> [Task statement] Would you reproduce exactly the lines below from the one holding "Orr lost to Gupta" through the one holding "A round-robin esports", inclusive, and no others?

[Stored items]
______________________________

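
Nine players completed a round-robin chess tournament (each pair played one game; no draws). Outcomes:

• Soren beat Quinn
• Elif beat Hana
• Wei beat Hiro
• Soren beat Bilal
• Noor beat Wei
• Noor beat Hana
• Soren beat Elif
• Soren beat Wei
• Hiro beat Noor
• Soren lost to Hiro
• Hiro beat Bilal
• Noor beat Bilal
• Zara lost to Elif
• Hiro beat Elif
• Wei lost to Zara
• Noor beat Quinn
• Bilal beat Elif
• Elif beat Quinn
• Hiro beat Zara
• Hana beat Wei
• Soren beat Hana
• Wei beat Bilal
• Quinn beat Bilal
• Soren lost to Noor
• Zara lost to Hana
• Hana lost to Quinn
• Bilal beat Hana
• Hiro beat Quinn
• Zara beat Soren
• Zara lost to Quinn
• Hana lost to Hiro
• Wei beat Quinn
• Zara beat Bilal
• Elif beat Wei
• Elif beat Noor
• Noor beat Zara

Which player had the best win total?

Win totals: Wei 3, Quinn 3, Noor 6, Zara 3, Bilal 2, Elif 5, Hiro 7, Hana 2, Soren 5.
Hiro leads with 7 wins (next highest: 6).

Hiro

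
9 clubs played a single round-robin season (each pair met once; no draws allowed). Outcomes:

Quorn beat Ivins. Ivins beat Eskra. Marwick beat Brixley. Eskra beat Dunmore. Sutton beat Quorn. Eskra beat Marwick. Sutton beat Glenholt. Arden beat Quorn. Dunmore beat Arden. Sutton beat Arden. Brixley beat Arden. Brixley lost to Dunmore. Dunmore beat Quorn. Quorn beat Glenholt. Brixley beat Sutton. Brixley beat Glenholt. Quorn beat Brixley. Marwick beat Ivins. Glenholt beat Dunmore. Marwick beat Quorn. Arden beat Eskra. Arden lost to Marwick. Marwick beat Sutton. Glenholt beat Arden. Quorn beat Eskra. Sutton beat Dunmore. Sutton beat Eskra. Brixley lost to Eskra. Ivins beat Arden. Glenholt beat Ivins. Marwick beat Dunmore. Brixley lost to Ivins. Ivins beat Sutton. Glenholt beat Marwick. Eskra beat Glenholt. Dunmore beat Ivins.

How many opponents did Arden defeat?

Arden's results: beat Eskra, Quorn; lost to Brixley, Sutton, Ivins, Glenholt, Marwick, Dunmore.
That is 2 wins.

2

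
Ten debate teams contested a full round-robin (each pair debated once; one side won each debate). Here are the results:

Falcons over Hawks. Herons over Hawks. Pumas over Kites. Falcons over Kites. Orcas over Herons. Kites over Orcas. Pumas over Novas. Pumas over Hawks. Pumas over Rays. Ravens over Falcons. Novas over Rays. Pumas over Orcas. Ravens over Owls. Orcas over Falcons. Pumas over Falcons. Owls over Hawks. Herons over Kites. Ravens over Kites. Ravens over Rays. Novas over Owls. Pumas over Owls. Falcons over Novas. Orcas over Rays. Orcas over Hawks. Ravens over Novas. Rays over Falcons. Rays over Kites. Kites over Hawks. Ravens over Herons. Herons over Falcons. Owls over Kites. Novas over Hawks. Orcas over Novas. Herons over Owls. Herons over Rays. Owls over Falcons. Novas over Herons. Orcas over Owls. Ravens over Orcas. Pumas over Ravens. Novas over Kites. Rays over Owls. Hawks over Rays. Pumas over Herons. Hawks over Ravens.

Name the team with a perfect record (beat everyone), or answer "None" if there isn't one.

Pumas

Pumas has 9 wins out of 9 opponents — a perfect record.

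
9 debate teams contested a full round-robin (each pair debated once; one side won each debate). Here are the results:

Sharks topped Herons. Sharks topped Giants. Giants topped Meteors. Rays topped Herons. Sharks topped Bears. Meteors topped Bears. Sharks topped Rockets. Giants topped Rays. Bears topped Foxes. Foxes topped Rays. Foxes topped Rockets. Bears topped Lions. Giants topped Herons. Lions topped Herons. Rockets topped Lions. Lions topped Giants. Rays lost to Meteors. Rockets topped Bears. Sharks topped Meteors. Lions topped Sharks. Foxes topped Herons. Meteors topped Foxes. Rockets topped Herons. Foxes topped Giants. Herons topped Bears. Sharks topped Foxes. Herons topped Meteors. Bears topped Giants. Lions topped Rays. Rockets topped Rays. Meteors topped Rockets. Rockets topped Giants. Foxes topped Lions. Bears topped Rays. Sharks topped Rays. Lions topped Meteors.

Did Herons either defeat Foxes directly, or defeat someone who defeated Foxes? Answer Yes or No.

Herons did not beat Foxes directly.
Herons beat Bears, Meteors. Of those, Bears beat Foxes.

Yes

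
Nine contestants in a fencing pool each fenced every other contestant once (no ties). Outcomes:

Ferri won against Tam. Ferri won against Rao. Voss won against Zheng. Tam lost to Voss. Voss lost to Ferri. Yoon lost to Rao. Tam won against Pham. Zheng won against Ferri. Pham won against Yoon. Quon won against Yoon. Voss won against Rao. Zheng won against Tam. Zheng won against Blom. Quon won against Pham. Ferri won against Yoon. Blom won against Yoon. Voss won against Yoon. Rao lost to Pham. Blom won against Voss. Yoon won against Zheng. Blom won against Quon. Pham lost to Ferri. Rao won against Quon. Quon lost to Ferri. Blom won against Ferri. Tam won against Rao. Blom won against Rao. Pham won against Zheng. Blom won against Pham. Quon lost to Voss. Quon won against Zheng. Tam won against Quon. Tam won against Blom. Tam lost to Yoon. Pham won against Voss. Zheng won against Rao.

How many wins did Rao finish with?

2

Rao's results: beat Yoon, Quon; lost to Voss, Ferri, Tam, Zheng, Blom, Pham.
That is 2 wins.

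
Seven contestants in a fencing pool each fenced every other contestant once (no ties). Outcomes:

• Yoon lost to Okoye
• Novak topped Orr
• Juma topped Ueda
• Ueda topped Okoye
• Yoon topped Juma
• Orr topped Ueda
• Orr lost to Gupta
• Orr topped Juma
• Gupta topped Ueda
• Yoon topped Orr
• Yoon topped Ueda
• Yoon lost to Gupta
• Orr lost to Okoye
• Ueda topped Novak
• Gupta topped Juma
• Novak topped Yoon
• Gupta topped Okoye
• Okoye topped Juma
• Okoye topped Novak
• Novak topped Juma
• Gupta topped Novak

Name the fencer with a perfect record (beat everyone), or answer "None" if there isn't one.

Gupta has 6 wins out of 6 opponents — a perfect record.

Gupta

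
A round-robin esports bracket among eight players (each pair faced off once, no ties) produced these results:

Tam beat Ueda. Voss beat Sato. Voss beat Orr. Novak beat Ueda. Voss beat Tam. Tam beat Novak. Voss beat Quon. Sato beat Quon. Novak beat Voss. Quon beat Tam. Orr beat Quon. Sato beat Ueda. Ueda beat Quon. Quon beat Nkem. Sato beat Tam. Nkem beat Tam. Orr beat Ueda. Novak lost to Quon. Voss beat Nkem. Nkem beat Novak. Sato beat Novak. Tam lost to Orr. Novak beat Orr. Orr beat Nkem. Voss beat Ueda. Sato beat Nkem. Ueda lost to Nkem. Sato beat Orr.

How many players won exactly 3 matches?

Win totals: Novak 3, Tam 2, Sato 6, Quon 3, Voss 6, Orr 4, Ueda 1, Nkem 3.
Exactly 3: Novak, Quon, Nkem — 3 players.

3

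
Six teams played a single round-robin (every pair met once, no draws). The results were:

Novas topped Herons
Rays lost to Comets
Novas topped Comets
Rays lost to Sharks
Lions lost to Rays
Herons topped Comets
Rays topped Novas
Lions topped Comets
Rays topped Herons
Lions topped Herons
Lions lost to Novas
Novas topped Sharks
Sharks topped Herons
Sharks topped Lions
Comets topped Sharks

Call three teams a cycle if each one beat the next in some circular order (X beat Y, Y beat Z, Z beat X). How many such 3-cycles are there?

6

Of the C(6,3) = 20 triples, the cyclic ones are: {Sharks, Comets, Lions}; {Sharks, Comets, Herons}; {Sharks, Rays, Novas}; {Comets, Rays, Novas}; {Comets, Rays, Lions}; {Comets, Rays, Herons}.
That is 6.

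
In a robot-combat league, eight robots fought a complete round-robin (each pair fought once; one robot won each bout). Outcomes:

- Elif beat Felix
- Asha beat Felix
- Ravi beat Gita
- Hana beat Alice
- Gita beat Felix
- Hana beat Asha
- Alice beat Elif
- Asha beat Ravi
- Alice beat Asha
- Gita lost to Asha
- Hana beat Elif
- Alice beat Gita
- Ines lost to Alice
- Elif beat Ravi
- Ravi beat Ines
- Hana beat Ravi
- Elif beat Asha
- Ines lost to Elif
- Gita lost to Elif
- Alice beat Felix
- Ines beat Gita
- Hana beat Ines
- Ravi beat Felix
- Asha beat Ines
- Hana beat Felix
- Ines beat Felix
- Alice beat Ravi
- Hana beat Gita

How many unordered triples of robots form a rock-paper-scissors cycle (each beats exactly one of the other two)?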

______________________________

> [Response to the exercise]
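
• Orr lost to Gupta
• Orr topped Juma
• Gupta topped Ueda
• Yoon topped Orr
• Yoon topped Ueda
• Yoon lost to Gupta
• Orr lost to Okoye
• Ueda topped Novak
• Gupta topped Juma
• Novak topped Yoon
• Gupta topped Okoye
• Okoye topped Juma
• Okoye topped Novak
• Novak topped Juma
• Gupta topped Novak

Name the fencer with a perfect record (beat everyone), or answer "None" if there isn't one.

Gupta has 6 wins out of 6 opponents — a perfect record.

Gupta

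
A round-robin esports bracket among eight players (each pair faced off once, no ties) produced these results: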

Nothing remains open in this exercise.